→ **EXERCISE OBJECTIVE**
Would you return, word for word, the lines of the data below from the line with "Compute the strain energy of this conformer." through the line with "H/SH eclipsing: 1.7", and no others?

------------------------------------------------------------

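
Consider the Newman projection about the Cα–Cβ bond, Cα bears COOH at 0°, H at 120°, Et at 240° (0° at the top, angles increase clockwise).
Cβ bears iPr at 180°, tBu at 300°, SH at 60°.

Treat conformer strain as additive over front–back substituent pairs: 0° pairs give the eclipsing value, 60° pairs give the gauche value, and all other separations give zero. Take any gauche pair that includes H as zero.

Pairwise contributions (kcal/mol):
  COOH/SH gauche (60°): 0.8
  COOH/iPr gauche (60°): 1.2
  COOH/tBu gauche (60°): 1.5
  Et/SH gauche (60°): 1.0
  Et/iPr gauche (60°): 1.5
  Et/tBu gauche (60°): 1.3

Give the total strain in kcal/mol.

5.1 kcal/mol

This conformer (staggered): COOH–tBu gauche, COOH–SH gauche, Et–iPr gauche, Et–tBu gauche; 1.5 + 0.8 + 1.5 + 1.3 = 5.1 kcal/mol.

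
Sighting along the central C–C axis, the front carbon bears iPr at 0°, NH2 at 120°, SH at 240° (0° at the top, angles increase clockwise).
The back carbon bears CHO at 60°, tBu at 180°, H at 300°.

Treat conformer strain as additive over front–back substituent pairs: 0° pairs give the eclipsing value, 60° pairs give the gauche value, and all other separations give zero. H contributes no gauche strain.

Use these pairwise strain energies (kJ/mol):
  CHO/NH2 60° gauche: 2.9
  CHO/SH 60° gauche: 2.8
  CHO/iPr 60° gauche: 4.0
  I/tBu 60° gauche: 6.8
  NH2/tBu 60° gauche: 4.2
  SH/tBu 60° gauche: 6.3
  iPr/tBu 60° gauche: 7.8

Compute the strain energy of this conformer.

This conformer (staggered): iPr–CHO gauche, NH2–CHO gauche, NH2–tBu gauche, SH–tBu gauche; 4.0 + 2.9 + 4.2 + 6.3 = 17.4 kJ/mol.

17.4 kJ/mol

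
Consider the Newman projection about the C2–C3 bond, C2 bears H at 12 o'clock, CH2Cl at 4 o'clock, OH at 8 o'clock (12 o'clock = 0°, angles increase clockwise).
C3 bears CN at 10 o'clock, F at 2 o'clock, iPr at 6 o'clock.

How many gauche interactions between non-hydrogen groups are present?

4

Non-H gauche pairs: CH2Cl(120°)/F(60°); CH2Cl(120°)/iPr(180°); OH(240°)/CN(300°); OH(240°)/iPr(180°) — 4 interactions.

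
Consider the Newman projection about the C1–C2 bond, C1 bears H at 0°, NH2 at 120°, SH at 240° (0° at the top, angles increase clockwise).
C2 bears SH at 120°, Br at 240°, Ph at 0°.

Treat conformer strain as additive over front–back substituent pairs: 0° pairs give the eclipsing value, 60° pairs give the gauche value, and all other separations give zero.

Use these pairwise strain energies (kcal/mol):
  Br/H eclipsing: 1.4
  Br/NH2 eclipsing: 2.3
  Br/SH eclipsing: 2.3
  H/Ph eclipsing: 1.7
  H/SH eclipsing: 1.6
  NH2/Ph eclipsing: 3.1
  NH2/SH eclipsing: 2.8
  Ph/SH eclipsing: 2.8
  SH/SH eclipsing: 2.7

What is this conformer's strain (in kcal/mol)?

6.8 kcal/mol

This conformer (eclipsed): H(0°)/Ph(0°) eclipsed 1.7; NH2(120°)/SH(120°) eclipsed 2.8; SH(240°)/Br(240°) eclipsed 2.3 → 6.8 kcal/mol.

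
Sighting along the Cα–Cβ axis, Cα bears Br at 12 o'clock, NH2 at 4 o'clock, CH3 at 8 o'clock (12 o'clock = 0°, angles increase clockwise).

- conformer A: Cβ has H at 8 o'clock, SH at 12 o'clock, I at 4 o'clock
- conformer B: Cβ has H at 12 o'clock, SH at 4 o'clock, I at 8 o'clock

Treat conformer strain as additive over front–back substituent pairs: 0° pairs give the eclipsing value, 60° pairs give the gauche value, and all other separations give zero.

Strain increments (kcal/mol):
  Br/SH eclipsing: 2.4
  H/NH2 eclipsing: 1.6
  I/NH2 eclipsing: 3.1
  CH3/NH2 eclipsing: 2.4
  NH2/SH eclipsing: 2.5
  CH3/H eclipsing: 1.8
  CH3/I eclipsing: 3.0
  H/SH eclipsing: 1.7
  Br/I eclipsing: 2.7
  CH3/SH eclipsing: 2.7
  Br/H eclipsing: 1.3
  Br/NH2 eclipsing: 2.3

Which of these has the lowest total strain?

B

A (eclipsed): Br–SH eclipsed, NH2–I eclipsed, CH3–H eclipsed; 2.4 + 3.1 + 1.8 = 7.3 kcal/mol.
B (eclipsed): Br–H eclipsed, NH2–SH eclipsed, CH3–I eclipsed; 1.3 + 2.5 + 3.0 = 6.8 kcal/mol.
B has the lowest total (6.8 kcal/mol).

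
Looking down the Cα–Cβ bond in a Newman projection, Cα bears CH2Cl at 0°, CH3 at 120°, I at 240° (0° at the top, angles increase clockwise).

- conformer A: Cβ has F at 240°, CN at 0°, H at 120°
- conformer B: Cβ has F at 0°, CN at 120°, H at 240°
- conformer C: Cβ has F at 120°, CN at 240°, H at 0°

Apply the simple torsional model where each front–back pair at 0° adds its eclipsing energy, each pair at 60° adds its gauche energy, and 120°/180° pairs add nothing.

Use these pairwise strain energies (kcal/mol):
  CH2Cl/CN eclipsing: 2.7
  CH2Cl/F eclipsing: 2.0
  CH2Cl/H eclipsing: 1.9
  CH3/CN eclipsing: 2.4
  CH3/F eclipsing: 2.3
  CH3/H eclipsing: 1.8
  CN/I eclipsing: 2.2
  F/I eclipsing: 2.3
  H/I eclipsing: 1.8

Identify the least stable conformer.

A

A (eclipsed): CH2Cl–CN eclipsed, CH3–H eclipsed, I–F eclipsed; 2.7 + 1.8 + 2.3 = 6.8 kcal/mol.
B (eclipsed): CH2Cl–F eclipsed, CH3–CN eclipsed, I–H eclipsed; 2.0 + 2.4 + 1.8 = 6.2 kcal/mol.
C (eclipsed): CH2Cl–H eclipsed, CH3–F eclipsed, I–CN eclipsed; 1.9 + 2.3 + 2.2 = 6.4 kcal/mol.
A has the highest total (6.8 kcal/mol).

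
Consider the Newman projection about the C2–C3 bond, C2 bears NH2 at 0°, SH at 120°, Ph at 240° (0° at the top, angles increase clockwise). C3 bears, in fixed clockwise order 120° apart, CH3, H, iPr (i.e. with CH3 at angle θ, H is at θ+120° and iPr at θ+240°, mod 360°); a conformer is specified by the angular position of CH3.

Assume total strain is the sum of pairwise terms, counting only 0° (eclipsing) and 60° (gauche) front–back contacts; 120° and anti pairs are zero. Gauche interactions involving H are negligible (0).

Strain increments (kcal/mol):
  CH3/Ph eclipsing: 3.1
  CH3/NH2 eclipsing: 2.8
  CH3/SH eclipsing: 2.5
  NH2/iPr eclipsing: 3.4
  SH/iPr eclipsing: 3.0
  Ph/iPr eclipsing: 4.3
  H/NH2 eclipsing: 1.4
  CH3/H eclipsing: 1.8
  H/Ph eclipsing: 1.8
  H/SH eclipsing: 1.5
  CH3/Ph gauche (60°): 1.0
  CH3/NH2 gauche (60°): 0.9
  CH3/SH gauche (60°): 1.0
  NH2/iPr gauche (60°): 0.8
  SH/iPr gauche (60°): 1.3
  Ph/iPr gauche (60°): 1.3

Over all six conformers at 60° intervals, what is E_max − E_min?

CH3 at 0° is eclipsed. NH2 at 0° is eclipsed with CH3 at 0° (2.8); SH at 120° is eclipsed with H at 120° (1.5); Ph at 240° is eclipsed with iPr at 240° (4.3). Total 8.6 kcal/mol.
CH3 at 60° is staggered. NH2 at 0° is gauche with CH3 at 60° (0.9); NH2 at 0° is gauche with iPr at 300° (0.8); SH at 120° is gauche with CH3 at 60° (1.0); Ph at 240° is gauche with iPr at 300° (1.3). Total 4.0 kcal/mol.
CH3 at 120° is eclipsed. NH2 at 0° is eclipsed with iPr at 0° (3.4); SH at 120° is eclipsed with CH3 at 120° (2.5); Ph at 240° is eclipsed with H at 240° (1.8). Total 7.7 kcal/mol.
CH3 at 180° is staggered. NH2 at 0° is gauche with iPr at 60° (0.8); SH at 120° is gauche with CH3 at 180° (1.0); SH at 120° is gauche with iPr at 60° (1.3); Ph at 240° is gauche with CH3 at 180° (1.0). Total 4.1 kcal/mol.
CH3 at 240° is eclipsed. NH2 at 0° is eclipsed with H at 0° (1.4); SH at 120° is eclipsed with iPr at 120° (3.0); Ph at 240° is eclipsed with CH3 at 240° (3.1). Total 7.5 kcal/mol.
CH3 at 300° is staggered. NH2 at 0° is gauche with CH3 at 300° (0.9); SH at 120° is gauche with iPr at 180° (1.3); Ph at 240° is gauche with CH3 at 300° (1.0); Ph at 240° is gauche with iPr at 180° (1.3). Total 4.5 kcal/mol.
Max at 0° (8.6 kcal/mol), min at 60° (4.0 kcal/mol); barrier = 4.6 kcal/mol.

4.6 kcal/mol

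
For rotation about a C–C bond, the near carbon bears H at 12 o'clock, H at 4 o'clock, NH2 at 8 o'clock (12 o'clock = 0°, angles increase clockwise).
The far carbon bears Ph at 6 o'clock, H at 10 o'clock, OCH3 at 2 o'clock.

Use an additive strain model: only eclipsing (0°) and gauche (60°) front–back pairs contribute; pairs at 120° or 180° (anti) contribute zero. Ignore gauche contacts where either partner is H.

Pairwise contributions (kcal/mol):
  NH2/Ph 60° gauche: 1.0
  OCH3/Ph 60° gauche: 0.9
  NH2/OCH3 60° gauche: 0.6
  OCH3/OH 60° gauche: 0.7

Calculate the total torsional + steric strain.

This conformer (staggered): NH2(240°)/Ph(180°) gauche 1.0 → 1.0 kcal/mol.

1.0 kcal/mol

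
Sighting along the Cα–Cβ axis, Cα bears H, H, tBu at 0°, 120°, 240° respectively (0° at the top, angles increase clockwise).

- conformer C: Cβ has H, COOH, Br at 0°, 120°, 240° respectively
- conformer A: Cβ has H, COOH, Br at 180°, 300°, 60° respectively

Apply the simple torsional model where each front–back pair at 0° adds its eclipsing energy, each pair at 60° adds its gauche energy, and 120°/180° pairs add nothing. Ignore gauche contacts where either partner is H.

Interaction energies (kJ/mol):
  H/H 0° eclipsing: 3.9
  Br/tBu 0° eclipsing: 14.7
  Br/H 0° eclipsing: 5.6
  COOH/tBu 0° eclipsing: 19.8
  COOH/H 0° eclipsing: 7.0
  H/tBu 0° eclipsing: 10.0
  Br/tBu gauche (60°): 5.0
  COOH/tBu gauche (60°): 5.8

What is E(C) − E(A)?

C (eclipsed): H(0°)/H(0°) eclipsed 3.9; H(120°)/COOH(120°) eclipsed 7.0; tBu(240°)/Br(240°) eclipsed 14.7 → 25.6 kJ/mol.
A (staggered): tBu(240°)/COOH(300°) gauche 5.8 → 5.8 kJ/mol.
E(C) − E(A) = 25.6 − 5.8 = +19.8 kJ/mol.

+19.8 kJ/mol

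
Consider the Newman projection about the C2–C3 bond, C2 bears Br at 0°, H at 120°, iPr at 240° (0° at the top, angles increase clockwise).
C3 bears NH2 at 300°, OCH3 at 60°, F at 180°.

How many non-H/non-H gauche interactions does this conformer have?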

------------------------------------------------------------

→ **RESULT BELOW**
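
Compute the strain energy of this conformer.

This conformer (staggered): iPr–CHO gauche, NH2–CHO gauche, NH2–tBu gauche, SH–tBu gauche; 4.0 + 2.9 + 4.2 + 6.3 = 17.4 kJ/mol.

17.4 kJ/mol

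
Consider the Newman projection about the C2–C3 bond, C2 bears H at 12 o'clock, CH2Cl at 4 o'clock, OH at 8 o'clock (12 o'clock = 0°, angles increase clockwise).
C3 bears CN at 10 o'clock, F at 2 o'clock, iPr at 6 o'clock.

How many gauche interactions between non-hydrogen groups are present?

4

Non-H gauche pairs: CH2Cl(120°)/F(60°); CH2Cl(120°)/iPr(180°); OH(240°)/CN(300°); OH(240°)/iPr(180°) — 4 interactions.

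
Consider the Newman projection about the C1–C2 bond, C1 bears H at 0°, NH2 at 120°, SH at 240° (0° at the top, angles increase clockwise).
C2 bears SH at 120°, Br at 240°, Ph at 0°.

Treat conformer strain as additive over front–back substituent pairs: 0° pairs give the eclipsing value, 60° pairs give the gauche value, and all other separations give zero.

Use these pairwise strain energies (kcal/mol):
  Br/H eclipsing: 1.4
  Br/NH2 eclipsing: 2.3
  Br/SH eclipsing: 2.3
  H/Ph eclipsing: 1.7
  H/SH eclipsing: 1.6
  NH2/Ph eclipsing: 3.1
  NH2/SH eclipsing: 2.8
  Ph/SH eclipsing: 2.8
  SH/SH eclipsing: 2.7

What is this conformer's strain (in kcal/mol)?

6.8 kcal/mol

This conformer (eclipsed): H(0°)/Ph(0°) eclipsed 1.7; NH2(120°)/SH(120°) eclipsed 2.8; SH(240°)/Br(240°) eclipsed 2.3 → 6.8 kcal/mol.

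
Sighting along the Cα–Cβ axis, Cα bears Br at 12 o'clock, NH2 at 4 o'clock, CH3 at 8 o'clock (12 o'clock = 0°, angles increase clockwise).

- conformer A: Cβ has H at 8 o'clock, SH at 12 o'clock, I at 4 o'clock
- conformer B: Cβ has H at 12 o'clock, SH at 4 o'clock, I at 8 o'clock

Treat conformer strain as additive over front–back substituent pairs: 0° pairs give the eclipsing value, 60° pairs give the gauche value, and all other separations give zero.

Strain increments (kcal/mol):
  Br/SH eclipsing: 2.4
  H/NH2 eclipsing: 1.6
  I/NH2 eclipsing: 3.1
  CH3/NH2 eclipsing: 2.4
  NH2/SH eclipsing: 2.5
  CH3/H eclipsing: 1.8
  CH3/I eclipsing: 3.0
  H/SH eclipsing: 1.7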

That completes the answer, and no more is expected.